EXERCISE AIM
From first line to last, the records below are to be duplicated exactly.

++++ RECORDS SUPPLIED ++++

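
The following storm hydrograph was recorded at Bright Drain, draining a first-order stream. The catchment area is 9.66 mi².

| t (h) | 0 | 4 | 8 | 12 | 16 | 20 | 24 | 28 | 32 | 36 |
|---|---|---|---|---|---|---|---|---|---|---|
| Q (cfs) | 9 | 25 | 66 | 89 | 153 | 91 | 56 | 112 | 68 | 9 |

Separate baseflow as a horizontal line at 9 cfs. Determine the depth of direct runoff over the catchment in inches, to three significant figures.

d ≈ 0.377 in

Direct runoff: 0.0, 16.0, 57.0, 80.0, 144.0, 82.0, 47.0, 103.0, 59.0, 0.0 cfs; ΣQ_DR = 588.0 cfs.
V = ΣQ_DR · Δt = 588.0 × 14400 s = 8.467 × 10^6 ft³.
Over A = 9.66 mi², depth = V / A = 0.377 in.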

++++

ANSWER TO THIS PROBLEM
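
The following storm hydrograph was recorded at Bright Drain, draining a first-order stream. The catchment area is 9.66 mi².

| t (h) | 0 | 4 | 8 | 12 | 16 | 20 | 24 | 28 | 32 | 36 |
|---|---|---|---|---|---|---|---|---|---|---|
| Q (cfs) | 9 | 25 | 66 | 89 | 153 | 91 | 56 | 112 | 68 | 9 |

Separate baseflow as a horizontal line at 9 cfs. Determine the depth of direct runoff over the catchment in inches, to three significant figures.

d ≈ 0.377 in

Direct runoff: 0.0, 16.0, 57.0, 80.0, 144.0, 82.0, 47.0, 103.0, 59.0, 0.0 cfs; ΣQ_DR = 588.0 cfs.
V = ΣQ_DR · Δt = 588.0 × 14400 s = 8.467 × 10^6 ft³.
Over A = 9.66 mi², depth = V / A = 0.377 in.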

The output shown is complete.